◆ **WORK REQUEST**: Copy nothing but the lines below running from the line containing "msg = 0x5D08E3565287F8" through the line containing "cipher = fd40461c", both end lines included.

(Collected data)
....................
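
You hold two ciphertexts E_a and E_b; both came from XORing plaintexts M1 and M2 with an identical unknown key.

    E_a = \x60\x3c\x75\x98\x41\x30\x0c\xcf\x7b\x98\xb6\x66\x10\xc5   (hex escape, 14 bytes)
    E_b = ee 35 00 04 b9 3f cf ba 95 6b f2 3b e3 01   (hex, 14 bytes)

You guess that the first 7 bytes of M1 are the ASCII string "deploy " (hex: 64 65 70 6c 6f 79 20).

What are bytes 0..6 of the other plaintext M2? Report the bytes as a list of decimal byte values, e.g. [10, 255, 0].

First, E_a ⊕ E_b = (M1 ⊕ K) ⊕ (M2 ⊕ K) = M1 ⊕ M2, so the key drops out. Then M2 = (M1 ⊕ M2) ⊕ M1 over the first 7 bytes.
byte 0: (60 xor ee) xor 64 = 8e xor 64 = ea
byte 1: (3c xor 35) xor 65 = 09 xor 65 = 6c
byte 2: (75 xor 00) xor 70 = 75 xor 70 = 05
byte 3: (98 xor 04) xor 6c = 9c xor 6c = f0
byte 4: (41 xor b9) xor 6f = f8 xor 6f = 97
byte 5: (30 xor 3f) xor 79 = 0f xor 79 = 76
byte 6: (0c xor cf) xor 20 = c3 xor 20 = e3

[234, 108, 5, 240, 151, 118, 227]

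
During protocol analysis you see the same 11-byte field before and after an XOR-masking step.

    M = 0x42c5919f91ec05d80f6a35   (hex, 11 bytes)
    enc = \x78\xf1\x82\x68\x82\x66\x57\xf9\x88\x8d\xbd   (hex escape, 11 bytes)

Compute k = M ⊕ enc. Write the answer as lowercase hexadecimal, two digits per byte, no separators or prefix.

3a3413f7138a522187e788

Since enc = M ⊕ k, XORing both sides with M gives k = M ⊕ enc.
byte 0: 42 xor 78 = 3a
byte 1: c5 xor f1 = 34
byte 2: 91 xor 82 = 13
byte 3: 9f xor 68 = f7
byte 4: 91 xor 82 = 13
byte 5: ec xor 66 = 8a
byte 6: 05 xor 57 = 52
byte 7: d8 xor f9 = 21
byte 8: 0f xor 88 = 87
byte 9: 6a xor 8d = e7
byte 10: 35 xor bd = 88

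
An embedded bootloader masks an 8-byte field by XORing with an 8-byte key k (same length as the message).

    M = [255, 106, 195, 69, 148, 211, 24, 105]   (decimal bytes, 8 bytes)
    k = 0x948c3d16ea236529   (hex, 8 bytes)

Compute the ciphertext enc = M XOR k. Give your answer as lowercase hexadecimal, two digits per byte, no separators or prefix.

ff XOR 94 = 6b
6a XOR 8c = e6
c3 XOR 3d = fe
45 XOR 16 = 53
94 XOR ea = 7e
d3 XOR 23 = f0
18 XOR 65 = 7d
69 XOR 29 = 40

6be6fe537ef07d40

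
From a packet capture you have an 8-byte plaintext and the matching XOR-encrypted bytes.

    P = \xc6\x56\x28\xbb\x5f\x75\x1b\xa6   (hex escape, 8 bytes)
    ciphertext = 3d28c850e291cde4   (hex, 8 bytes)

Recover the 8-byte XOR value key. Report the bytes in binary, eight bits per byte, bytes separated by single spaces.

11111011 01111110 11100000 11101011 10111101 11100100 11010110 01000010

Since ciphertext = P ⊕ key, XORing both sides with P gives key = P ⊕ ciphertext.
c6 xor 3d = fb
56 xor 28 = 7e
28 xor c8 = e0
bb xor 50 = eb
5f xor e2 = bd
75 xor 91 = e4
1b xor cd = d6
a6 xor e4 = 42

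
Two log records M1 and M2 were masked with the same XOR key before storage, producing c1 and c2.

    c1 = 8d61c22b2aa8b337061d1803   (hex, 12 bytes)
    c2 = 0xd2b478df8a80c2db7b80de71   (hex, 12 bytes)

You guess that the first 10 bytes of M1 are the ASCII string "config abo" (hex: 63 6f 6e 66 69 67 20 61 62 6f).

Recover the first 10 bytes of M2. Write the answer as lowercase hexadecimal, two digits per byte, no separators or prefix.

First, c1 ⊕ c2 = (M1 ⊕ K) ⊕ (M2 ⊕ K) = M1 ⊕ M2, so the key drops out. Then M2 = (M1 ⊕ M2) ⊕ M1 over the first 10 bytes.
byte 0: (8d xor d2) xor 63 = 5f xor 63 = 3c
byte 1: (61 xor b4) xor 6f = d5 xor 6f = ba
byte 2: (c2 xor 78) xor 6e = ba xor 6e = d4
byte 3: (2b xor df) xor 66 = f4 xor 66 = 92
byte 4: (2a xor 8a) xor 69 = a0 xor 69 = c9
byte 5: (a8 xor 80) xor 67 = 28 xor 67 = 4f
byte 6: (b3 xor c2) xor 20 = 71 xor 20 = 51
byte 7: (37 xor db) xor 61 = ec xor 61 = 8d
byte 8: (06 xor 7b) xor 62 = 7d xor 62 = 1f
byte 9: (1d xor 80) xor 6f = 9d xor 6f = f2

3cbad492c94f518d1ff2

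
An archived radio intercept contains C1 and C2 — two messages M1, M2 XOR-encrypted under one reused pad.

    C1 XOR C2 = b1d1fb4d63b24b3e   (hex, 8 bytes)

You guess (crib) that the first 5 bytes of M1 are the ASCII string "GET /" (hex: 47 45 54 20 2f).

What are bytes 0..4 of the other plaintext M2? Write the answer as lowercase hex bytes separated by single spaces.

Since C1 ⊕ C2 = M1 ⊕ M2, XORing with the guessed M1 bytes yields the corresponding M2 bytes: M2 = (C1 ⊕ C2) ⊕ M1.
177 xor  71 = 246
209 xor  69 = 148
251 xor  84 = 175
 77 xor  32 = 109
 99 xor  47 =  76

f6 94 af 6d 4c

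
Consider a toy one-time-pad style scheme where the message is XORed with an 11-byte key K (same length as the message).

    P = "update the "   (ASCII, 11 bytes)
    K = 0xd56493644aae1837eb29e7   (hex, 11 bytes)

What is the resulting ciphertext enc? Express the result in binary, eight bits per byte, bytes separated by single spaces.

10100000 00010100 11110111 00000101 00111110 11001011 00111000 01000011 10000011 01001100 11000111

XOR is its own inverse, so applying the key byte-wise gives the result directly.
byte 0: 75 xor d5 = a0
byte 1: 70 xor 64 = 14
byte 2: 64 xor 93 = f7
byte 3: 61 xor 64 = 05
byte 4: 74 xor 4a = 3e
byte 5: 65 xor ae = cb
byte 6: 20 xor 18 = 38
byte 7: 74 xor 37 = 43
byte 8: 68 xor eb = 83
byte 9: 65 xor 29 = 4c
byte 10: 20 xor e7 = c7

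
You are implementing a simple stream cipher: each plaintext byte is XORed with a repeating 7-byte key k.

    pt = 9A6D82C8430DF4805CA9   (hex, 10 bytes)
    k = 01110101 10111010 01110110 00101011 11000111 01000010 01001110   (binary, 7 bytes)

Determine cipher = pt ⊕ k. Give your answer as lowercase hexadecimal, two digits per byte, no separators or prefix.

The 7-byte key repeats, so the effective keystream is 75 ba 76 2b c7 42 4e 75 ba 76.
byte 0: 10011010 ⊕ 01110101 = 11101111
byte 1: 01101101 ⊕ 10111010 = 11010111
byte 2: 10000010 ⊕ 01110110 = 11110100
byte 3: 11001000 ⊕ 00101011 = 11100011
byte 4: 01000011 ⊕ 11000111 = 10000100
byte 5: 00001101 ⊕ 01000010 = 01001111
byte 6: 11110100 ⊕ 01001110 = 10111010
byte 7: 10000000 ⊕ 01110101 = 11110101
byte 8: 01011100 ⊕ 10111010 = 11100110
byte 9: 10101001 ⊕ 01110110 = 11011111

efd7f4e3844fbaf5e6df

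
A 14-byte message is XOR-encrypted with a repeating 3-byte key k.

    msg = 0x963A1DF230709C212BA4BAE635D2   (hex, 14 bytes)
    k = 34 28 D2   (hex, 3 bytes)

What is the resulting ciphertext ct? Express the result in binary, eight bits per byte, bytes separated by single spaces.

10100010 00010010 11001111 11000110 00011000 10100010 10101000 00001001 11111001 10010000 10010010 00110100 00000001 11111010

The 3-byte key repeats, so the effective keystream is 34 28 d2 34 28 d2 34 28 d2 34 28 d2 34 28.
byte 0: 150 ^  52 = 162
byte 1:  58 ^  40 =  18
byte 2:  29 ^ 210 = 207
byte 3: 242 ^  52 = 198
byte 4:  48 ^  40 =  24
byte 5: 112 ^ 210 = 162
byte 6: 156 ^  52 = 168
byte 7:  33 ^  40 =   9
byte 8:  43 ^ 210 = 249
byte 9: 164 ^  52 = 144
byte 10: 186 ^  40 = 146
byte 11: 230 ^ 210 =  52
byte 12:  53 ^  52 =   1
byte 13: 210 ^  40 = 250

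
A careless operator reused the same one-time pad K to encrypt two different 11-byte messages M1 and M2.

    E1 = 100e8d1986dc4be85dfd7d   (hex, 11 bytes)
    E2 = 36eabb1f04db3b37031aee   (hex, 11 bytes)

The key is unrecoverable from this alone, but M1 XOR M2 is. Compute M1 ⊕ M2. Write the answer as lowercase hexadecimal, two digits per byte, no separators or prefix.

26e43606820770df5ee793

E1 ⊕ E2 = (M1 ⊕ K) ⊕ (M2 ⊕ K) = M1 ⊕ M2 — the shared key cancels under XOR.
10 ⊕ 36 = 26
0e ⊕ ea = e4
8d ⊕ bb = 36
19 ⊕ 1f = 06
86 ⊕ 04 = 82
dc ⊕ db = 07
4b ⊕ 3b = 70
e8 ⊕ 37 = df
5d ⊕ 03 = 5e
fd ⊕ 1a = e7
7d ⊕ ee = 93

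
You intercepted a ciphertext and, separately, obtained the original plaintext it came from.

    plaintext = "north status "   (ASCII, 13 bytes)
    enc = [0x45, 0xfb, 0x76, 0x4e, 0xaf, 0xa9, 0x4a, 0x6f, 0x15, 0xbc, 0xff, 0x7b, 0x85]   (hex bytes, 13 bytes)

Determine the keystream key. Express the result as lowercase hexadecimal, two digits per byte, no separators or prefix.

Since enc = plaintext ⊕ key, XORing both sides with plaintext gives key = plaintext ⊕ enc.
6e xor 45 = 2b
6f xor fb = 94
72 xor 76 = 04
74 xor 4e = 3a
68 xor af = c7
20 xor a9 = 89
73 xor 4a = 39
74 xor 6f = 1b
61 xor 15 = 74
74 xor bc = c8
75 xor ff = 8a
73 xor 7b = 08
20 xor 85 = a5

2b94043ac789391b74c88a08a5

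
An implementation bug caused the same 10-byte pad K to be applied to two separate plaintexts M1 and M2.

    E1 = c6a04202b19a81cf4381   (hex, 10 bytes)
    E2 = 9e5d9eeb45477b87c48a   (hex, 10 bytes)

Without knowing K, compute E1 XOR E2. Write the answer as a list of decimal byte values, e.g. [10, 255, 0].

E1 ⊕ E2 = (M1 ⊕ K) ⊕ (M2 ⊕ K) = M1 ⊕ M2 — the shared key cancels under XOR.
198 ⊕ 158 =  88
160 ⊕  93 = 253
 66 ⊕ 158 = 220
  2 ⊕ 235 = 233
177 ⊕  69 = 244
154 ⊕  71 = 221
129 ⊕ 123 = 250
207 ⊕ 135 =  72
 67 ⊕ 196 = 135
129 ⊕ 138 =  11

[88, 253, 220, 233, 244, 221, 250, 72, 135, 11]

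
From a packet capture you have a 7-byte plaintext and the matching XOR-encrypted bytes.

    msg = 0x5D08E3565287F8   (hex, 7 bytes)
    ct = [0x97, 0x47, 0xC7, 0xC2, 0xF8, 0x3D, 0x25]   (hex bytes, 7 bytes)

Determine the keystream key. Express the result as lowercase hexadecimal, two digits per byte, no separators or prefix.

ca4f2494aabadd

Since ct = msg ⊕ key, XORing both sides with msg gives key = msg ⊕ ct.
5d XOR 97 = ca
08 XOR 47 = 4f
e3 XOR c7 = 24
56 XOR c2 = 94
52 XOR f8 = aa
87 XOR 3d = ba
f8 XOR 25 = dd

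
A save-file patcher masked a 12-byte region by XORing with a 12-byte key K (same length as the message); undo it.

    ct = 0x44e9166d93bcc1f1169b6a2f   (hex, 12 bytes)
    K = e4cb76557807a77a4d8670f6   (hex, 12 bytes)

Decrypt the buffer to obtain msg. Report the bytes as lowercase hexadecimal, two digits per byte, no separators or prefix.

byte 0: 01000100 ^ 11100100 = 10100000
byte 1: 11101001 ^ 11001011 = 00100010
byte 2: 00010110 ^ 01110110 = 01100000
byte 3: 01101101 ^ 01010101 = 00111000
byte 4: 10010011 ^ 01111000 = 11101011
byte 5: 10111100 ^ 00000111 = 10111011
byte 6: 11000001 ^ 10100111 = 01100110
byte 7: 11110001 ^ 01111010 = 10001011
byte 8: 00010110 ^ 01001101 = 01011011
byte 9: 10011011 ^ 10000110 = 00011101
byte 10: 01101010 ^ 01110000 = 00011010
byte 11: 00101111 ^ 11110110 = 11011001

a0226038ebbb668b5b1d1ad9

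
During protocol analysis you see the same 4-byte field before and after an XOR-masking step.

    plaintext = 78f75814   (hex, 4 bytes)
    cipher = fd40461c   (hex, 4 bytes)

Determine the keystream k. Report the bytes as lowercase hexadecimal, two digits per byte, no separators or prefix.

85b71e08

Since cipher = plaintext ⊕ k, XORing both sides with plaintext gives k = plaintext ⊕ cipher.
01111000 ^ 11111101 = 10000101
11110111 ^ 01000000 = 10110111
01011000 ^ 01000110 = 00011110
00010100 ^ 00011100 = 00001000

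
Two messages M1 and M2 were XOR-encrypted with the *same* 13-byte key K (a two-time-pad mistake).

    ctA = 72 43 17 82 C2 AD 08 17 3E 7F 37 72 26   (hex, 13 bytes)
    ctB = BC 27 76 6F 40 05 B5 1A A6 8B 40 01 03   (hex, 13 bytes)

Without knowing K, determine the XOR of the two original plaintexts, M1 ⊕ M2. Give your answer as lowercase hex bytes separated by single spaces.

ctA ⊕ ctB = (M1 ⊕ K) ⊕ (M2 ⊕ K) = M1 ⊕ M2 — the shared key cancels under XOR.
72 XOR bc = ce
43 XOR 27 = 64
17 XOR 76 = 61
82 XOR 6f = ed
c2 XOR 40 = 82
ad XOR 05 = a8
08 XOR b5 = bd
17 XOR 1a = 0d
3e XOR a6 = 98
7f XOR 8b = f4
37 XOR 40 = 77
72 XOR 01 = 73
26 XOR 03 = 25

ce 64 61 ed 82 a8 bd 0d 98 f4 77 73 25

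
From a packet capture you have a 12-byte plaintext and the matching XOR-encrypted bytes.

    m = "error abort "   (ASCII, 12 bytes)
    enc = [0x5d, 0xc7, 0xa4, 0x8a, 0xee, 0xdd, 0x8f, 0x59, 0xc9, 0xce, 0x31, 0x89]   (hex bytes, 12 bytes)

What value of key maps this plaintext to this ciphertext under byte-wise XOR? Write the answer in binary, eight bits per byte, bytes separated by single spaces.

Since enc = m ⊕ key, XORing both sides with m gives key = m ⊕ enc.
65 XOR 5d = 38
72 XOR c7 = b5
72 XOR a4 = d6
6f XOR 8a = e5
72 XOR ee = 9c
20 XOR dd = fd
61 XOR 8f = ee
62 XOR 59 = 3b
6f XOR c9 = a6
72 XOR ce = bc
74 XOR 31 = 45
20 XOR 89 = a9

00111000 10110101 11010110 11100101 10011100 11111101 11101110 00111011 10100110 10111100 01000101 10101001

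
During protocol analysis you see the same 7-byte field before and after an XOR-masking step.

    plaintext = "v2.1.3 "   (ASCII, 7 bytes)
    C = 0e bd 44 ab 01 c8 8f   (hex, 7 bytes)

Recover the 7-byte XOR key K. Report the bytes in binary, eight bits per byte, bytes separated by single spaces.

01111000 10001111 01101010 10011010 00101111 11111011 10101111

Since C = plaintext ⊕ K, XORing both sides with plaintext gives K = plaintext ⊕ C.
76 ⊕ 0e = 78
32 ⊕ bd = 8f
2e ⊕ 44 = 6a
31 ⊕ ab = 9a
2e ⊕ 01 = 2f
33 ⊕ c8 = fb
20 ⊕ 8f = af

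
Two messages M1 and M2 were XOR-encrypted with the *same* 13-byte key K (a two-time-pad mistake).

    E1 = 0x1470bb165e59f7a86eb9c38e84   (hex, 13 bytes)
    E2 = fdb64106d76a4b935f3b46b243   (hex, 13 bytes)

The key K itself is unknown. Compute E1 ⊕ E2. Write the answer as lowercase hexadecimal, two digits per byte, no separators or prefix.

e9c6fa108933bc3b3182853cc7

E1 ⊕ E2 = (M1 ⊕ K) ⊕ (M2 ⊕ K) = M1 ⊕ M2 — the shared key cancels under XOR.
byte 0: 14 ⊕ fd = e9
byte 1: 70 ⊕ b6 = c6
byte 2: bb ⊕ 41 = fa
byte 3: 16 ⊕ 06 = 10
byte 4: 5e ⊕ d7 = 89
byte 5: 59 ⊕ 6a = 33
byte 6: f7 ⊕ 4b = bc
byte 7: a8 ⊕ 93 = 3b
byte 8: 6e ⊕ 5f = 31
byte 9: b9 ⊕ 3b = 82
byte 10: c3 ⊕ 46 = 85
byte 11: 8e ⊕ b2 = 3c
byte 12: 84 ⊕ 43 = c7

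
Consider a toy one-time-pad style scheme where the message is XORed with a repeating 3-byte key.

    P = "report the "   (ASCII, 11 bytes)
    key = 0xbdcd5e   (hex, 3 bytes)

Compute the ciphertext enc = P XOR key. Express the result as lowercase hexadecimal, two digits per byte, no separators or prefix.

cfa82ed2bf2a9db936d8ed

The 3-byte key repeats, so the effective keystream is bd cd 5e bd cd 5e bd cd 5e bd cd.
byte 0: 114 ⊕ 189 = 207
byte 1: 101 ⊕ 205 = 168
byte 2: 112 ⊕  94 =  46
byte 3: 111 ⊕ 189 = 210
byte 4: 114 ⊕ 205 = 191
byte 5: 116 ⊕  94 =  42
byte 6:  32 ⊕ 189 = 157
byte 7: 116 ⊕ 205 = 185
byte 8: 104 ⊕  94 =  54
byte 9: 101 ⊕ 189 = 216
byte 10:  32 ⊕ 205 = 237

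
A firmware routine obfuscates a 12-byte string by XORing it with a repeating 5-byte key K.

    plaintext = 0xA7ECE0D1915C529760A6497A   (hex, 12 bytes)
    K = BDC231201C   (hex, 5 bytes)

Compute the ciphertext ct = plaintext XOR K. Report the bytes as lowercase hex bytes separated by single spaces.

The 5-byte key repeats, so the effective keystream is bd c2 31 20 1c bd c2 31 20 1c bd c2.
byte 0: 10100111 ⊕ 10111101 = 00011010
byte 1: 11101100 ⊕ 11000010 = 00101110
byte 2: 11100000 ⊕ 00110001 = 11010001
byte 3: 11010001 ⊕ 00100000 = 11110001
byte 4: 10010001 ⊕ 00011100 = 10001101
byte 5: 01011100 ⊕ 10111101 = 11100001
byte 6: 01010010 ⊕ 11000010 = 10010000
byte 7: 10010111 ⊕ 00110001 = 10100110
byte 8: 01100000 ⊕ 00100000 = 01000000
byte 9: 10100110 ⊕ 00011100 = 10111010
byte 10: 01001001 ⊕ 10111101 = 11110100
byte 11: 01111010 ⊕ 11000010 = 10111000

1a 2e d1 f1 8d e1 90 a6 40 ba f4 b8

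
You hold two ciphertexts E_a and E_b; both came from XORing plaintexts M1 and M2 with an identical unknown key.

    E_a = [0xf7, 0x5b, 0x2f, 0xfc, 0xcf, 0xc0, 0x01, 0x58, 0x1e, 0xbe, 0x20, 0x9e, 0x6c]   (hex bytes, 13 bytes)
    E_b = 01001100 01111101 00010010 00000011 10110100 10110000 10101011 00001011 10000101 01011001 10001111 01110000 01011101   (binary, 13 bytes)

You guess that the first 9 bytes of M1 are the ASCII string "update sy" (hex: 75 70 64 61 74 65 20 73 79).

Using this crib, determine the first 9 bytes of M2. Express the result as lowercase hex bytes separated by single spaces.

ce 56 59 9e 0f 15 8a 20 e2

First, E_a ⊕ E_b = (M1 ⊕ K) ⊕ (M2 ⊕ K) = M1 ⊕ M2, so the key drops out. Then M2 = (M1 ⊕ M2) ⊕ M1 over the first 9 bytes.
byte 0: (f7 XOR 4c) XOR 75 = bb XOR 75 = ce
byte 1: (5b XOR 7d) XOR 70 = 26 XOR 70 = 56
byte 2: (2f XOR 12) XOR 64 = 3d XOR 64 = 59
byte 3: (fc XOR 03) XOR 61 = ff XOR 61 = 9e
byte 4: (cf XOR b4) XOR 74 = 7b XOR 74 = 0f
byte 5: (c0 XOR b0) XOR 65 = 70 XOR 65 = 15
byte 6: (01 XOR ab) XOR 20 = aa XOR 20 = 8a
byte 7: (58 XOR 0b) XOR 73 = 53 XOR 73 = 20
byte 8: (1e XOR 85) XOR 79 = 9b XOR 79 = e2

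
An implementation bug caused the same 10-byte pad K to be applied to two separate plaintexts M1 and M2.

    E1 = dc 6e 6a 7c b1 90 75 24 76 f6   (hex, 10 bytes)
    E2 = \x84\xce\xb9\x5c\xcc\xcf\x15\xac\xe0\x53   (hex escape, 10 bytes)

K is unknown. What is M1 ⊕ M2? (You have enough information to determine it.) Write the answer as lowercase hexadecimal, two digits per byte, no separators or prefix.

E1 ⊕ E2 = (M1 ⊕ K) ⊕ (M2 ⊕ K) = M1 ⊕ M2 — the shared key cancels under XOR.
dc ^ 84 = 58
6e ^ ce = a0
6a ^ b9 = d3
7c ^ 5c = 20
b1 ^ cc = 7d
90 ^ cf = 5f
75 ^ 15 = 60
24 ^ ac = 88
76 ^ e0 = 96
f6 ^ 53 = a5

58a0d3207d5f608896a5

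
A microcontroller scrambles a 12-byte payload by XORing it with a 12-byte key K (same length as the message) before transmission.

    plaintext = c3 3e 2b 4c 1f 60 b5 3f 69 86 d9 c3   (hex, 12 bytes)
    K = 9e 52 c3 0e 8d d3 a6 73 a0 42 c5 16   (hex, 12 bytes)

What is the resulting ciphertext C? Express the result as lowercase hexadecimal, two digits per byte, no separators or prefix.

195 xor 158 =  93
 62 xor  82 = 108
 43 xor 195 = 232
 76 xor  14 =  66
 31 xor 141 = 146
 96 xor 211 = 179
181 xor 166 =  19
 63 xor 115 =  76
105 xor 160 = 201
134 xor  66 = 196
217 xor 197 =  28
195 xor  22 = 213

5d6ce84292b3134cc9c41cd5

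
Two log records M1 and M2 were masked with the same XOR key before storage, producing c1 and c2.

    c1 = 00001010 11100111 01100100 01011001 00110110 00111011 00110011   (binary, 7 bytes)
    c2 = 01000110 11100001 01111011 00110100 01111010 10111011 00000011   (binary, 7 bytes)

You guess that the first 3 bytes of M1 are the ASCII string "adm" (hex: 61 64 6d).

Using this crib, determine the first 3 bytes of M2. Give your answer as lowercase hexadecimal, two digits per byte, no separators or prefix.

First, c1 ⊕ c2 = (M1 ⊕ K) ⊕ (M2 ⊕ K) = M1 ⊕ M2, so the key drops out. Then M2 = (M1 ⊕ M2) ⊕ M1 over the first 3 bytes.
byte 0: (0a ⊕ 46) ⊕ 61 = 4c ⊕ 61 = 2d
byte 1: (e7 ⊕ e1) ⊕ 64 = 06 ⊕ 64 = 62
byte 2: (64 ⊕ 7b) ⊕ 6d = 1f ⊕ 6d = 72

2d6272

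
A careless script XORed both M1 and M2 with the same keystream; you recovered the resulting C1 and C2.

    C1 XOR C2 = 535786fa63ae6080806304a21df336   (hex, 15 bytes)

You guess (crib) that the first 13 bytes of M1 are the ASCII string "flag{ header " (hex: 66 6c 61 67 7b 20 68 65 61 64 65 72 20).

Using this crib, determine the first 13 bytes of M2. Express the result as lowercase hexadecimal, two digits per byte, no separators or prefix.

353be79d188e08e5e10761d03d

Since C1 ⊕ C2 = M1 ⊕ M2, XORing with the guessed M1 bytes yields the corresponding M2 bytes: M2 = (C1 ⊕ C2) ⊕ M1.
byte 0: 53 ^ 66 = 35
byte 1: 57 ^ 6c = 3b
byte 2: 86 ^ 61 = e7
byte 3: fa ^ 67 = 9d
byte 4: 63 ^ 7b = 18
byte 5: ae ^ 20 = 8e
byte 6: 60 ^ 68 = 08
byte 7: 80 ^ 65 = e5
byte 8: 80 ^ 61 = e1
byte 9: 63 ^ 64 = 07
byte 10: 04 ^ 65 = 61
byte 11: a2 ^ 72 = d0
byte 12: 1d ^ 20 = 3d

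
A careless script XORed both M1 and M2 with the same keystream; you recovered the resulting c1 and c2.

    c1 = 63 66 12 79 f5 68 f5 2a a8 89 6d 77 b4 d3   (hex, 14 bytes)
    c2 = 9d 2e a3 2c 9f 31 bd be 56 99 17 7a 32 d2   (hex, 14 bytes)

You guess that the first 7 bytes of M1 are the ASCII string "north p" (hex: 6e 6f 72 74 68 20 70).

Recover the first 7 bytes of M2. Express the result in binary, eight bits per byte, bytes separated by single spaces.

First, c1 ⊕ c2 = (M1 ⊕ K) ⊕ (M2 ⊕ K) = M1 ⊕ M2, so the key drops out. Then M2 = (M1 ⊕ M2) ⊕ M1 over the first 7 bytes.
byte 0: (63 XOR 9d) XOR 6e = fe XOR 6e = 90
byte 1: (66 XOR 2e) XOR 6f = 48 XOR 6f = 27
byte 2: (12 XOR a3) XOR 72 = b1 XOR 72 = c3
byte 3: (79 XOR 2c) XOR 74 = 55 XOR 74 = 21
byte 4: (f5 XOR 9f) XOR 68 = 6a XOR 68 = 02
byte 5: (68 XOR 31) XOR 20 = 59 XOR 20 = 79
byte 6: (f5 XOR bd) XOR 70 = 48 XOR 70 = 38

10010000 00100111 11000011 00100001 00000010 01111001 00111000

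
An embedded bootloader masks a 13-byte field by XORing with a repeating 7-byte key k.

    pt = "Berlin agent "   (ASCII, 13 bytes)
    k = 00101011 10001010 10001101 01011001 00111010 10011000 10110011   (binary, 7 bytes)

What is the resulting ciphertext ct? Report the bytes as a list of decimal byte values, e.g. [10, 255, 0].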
....................
◆ **TASK SOLUTION**:
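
    msg = 0x5D08E3565287F8   (hex, 7 bytes)
    ct = [0x97, 0x47, 0xC7, 0xC2, 0xF8, 0x3D, 0x25]   (hex bytes, 7 bytes)

Determine the keystream key. Express the result as lowercase hexadecimal, two digits per byte, no separators or prefix.

ca4f2494aabadd

Since ct = msg ⊕ key, XORing both sides with msg gives key = msg ⊕ ct.
5d XOR 97 = ca
08 XOR 47 = 4f
e3 XOR c7 = 24
56 XOR c2 = 94
52 XOR f8 = aa
87 XOR 3d = ba
f8 XOR 25 = dd

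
A save-file patcher masked a 12-byte region by XORing with a 12-byte key K (same length as the message); undo it.

    ct = 0x44e9166d93bcc1f1169b6a2f   (hex, 12 bytes)
    K = e4cb76557807a77a4d8670f6   (hex, 12 bytes)

Decrypt the buffer to obtain msg. Report the bytes as lowercase hexadecimal, two digits per byte, no separators or prefix.

byte 0: 01000100 ^ 11100100 = 10100000
byte 1: 11101001 ^ 11001011 = 00100010
byte 2: 00010110 ^ 01110110 = 01100000
byte 3: 01101101 ^ 01010101 = 00111000
byte 4: 10010011 ^ 01111000 = 11101011
byte 5: 10111100 ^ 00000111 = 10111011
byte 6: 11000001 ^ 10100111 = 01100110
byte 7: 11110001 ^ 01111010 = 10001011
byte 8: 00010110 ^ 01001101 = 01011011
byte 9: 10011011 ^ 10000110 = 00011101
byte 10: 01101010 ^ 01110000 = 00011010
byte 11: 00101111 ^ 11110110 = 11011001

a0226038ebbb668b5b1d1ad9

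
During protocol analysis you see the same 4-byte field before and after an XOR-masking step.

    plaintext = 78f75814   (hex, 4 bytes)
    cipher = fd40461c   (hex, 4 bytes)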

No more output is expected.